Return every record below exactly as written.
-------- Material for this task --------
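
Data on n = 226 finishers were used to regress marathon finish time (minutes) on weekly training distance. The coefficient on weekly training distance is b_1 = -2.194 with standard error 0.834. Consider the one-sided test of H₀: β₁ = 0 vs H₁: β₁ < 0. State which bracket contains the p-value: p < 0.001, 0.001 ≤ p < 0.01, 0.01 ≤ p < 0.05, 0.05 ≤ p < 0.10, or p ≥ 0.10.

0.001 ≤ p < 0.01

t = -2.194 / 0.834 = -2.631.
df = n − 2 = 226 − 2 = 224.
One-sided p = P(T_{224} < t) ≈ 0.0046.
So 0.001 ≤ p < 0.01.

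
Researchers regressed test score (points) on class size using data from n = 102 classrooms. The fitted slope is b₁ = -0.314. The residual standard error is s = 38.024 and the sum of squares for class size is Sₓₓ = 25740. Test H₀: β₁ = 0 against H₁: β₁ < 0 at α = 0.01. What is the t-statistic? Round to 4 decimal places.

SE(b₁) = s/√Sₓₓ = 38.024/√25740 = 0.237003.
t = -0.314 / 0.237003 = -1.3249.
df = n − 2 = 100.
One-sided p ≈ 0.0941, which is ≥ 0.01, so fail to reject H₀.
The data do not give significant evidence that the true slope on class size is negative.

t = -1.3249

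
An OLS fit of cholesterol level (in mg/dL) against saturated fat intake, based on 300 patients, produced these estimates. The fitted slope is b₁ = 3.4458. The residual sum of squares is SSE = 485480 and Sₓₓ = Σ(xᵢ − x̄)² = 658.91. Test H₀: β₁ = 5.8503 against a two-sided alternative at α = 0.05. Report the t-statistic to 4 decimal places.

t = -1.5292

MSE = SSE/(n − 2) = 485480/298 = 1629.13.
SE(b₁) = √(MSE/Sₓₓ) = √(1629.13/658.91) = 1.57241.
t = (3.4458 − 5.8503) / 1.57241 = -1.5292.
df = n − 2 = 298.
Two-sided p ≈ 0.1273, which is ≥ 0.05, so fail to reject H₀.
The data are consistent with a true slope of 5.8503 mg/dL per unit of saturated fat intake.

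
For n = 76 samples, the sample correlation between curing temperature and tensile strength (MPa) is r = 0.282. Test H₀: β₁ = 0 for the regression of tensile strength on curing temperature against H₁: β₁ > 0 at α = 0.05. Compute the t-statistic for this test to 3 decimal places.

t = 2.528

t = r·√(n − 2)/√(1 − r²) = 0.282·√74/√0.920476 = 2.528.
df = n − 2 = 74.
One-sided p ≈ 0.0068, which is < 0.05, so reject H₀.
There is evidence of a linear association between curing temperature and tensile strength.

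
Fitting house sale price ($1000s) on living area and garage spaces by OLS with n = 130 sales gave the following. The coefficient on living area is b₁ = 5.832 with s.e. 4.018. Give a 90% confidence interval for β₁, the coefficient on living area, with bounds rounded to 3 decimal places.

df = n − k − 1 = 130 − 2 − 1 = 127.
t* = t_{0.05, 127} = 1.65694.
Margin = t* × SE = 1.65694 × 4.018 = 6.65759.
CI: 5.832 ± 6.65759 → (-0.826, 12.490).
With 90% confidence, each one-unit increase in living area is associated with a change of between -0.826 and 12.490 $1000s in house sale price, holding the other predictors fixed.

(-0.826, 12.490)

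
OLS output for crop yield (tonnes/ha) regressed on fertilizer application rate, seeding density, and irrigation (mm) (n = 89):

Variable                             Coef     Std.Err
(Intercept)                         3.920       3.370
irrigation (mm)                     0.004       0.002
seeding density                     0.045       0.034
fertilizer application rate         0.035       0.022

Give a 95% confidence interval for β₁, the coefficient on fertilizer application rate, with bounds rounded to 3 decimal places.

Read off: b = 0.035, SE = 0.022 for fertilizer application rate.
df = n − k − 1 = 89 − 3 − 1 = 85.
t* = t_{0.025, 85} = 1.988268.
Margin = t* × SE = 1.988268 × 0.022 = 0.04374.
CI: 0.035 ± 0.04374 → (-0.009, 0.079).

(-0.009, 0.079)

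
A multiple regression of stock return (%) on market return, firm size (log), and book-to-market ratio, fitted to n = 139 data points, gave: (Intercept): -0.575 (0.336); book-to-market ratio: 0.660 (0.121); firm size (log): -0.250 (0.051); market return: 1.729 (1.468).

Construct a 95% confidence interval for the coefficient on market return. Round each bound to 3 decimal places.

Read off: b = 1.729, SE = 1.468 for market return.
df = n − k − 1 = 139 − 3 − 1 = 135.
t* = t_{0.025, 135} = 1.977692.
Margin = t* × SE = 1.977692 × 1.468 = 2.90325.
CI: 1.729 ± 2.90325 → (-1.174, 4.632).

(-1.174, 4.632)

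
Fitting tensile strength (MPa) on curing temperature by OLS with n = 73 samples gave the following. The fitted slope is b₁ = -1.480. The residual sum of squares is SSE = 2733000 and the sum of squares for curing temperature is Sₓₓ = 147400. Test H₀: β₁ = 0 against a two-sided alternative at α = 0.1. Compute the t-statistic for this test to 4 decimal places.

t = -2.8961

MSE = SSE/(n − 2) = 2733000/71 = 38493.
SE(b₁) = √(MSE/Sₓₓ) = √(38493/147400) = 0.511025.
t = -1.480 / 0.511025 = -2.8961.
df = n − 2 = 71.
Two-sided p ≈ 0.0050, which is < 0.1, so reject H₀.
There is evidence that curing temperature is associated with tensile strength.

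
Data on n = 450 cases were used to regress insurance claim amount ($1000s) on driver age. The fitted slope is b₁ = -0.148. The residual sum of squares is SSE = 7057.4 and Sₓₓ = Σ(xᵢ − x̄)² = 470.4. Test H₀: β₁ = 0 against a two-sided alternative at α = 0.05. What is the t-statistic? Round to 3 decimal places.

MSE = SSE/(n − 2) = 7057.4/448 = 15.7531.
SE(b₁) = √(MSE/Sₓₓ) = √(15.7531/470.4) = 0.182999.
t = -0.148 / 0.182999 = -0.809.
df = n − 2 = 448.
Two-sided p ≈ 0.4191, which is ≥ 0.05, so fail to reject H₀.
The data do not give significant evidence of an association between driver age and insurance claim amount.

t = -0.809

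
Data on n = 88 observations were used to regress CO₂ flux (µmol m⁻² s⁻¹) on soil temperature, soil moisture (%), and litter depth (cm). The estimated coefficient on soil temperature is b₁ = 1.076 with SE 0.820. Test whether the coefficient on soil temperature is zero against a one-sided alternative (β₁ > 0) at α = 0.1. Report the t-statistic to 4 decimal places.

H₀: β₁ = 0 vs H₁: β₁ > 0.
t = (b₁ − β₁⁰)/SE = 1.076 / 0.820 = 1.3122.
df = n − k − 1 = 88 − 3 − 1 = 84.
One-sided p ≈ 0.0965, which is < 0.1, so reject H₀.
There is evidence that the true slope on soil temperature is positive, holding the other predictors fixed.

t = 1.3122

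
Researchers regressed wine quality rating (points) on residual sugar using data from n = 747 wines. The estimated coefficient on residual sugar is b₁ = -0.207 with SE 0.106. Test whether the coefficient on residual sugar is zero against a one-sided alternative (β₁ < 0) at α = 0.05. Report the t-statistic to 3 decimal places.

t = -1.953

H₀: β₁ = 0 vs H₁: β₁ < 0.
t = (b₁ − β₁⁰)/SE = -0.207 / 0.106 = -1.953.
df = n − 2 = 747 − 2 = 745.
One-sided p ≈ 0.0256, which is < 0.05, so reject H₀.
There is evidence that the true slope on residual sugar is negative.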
--------
## [Exercise answer]
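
Data on n = 226 finishers were used to regress marathon finish time (minutes) on weekly training distance. The coefficient on weekly training distance is b_1 = -2.194 with standard error 0.834. Consider the one-sided test of H₀: β₁ = 0 vs H₁: β₁ < 0. State which bracket contains the p-value: p < 0.001, 0.001 ≤ p < 0.01, 0.01 ≤ p < 0.05, 0.05 ≤ p < 0.10, or p ≥ 0.10.

0.001 ≤ p < 0.01

t = -2.194 / 0.834 = -2.631.
df = n − 2 = 226 − 2 = 224.
One-sided p = P(T_{224} < t) ≈ 0.0046.
So 0.001 ≤ p < 0.01.

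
Researchers regressed test score (points) on class size using data from n = 102 classrooms. The fitted slope is b₁ = -0.314. The residual standard error is s = 38.024 and the sum of squares for class size is Sₓₓ = 25740. Test H₀: β₁ = 0 against H₁: β₁ < 0 at α = 0.01. What is the t-statistic? Round to 4 decimal places.

SE(b₁) = s/√Sₓₓ = 38.024/√25740 = 0.237003.
t = -0.314 / 0.237003 = -1.3249.
df = n − 2 = 100.
One-sided p ≈ 0.0941, which is ≥ 0.01, so fail to reject H₀.
The data do not give significant evidence that the true slope on class size is negative.

t = -1.3249

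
An OLS fit of cholesterol level (in mg/dL) against saturated fat intake, based on 300 patients, produced these estimates. The fitted slope is b₁ = 3.4458. The residual sum of squares is SSE = 485480 and Sₓₓ = Σ(xᵢ − x̄)² = 658.91. Test H₀: β₁ = 5.8503 against a two-sided alternative at α = 0.05. Report the t-statistic to 4 decimal places.

t = -1.5292

MSE = SSE/(n − 2) = 485480/298 = 1629.13.
SE(b₁) = √(MSE/Sₓₓ) = √(1629.13/658.91) = 1.57241.
t = (3.4458 − 5.8503) / 1.57241 = -1.5292.
df = n − 2 = 298.
Two-sided p ≈ 0.1273, which is ≥ 0.05, so fail to reject H₀.
The data are consistent with a true slope of 5.8503 mg/dL per unit of saturated fat intake.

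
For n = 76 samples, the sample correlation between curing temperature and tensile strength (MPa) is r = 0.282. Test H₀: β₁ = 0 for the regression of tensile strength on curing temperature against H₁: β₁ > 0 at α = 0.05. Compute the t-statistic for this test to 3 decimal places.

t = 2.528

t = r·√(n − 2)/√(1 − r²) = 0.282·√74/√0.920476 = 2.528.
df = n − 2 = 74.
One-sided p ≈ 0.0068, which is < 0.05, so reject H₀.
There is evidence of a linear association between curing temperature and tensile strength.

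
Fitting house sale price ($1000s) on living area and garage spaces by OLS with n = 130 sales gave the following. The coefficient on living area is b₁ = 5.832 with s.e. 4.018. Give a 90% confidence interval for β₁, the coefficient on living area, with bounds rounded to 3 decimal places.

df = n − k − 1 = 130 − 2 − 1 = 127.
t* = t_{0.05, 127} = 1.65694.
Margin = t* × SE = 1.65694 × 4.018 = 6.65759.
CI: 5.832 ± 6.65759 → (-0.826, 12.490).
With 90% confidence, each one-unit increase in living area is associated with a change of between -0.826 and 12.490 $1000s in house sale price, holding the other predictors fixed.

(-0.826, 12.490)

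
OLS output for crop yield (tonnes/ha) regressed on fertilizer application rate, seeding density, and irrigation (mm) (n = 89):

Variable                             Coef     Std.Err
(Intercept)                         3.920       3.370
irrigation (mm)                     0.004       0.002
seeding density                     0.045       0.034
fertilizer application rate         0.035       0.022

Give a 95% confidence interval for β₁, the coefficient on fertilizer application rate, with bounds rounded to 3 decimal places.

Read off: b = 0.035, SE = 0.022 for fertilizer application rate.
df = n − k − 1 = 89 − 3 − 1 = 85.
t* = t_{0.025, 85} = 1.988268.
Margin = t* × SE = 1.988268 × 0.022 = 0.04374.
CI: 0.035 ± 0.04374 → (-0.009, 0.079).

(-0.009, 0.079)

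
A multiple regression of stock return (%) on market return, firm size (log), and book-to-market ratio, fitted to n = 139 data points, gave: (Intercept): -0.575 (0.336); book-to-market ratio: 0.660 (0.121); firm size (log): -0.250 (0.051); market return: 1.729 (1.468).

Construct a 95% confidence interval for the coefficient on market return. Round each bound to 3 decimal places.

Read off: b = 1.729, SE = 1.468 for market return.
df = n − k − 1 = 139 − 3 − 1 = 135.
t* = t_{0.025, 135} = 1.977692.
Margin = t* × SE = 1.977692 × 1.468 = 2.90325.
CI: 1.729 ± 2.90325 → (-1.174, 4.632).

(-1.174, 4.632)

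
Fitting tensile strength (MPa) on curing temperature by OLS with n = 73 samples gave the following. The fitted slope is b₁ = -1.480. The residual sum of squares is SSE = 2733000 and the sum of squares for curing temperature is Sₓₓ = 147400. Test H₀: β₁ = 0 against a two-sided alternative at α = 0.1. Compute the t-statistic for this test to 4 decimal places.

t = -2.8961

MSE = SSE/(n − 2) = 2733000/71 = 38493.
SE(b₁) = √(MSE/Sₓₓ) = √(38493/147400) = 0.511025.
t = -1.480 / 0.511025 = -2.8961.
df = n − 2 = 71.
Two-sided p ≈ 0.0050, which is < 0.1, so reject H₀.
There is evidence that curing temperature is associated with tensile strength.

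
Data on n = 450 cases were used to regress insurance claim amount ($1000s) on driver age. The fitted slope is b₁ = -0.148. The residual sum of squares is SSE = 7057.4 and Sₓₓ = Σ(xᵢ − x̄)² = 470.4. Test H₀: β₁ = 0 against a two-sided alternative at α = 0.05. What is the t-statistic? Round to 3 decimal places.

MSE = SSE/(n − 2) = 7057.4/448 = 15.7531.
SE(b₁) = √(MSE/Sₓₓ) = √(15.7531/470.4) = 0.182999.
t = -0.148 / 0.182999 = -0.809.
df = n − 2 = 448.
Two-sided p ≈ 0.4191, which is ≥ 0.05, so fail to reject H₀.
The data do not give significant evidence of an association between driver age and insurance claim amount.

t = -0.809

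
Data on n = 88 observations were used to regress CO₂ flux (µmol m⁻² s⁻¹) on soil temperature, soil moisture (%), and litter depth (cm). The estimated coefficient on soil temperature is b₁ = 1.076 with SE 0.820. Test whether the coefficient on soil temperature is zero against a one-sided alternative (β₁ > 0) at α = 0.1. Report the t-statistic to 4 decimal places.

H₀: β₁ = 0 vs H₁: β₁ > 0.
t = (b₁ − β₁⁰)/SE = 1.076 / 0.820 = 1.3122.
df = n − k − 1 = 88 − 3 − 1 = 84.
One-sided p ≈ 0.0965, which is < 0.1, so reject H₀.
There is evidence that the true slope on soil temperature is positive, holding the other predictors fixed.

t = 1.3122

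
Researchers regressed wine quality rating (points) on residual sugar using data from n = 747 wines. The estimated coefficient on residual sugar is b₁ = -0.207 with SE 0.106. Test whether the coefficient on residual sugar is zero against a one-sided alternative (β₁ < 0) at α = 0.05. Report the t-statistic to 3 decimal places.

t = -1.953

H₀: β₁ = 0 vs H₁: β₁ < 0.
t = (b₁ − β₁⁰)/SE = -0.207 / 0.106 = -1.953.
df = n − 2 = 747 − 2 = 745.
One-sided p ≈ 0.0256, which is < 0.05, so reject H₀.
There is evidence that the true slope on residual sugar is negative.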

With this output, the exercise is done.